**EXERCISE:** Number of lines with the string "Louisa" in the entries below: report it, and nothing besides.

[Stored data entries]
Start of Block

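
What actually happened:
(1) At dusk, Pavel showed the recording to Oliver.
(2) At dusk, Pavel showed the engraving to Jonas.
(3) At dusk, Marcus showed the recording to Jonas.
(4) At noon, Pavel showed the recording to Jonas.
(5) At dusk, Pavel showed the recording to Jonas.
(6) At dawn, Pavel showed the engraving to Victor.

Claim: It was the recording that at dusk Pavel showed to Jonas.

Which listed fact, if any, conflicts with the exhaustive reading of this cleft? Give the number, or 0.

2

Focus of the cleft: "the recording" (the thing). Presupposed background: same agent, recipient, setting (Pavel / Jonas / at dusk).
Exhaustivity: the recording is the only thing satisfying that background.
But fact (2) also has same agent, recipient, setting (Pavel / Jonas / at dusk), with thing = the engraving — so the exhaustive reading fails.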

End of Block
Start of Block

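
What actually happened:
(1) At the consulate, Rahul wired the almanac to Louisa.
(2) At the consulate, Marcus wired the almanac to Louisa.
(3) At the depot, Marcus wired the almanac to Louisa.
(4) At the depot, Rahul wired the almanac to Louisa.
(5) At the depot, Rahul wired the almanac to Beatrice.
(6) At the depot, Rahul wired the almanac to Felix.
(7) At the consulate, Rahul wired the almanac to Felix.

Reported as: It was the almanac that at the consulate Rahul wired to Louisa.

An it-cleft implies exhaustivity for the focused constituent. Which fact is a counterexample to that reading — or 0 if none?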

End of Block

**WRITTEN RESPONSE:** 5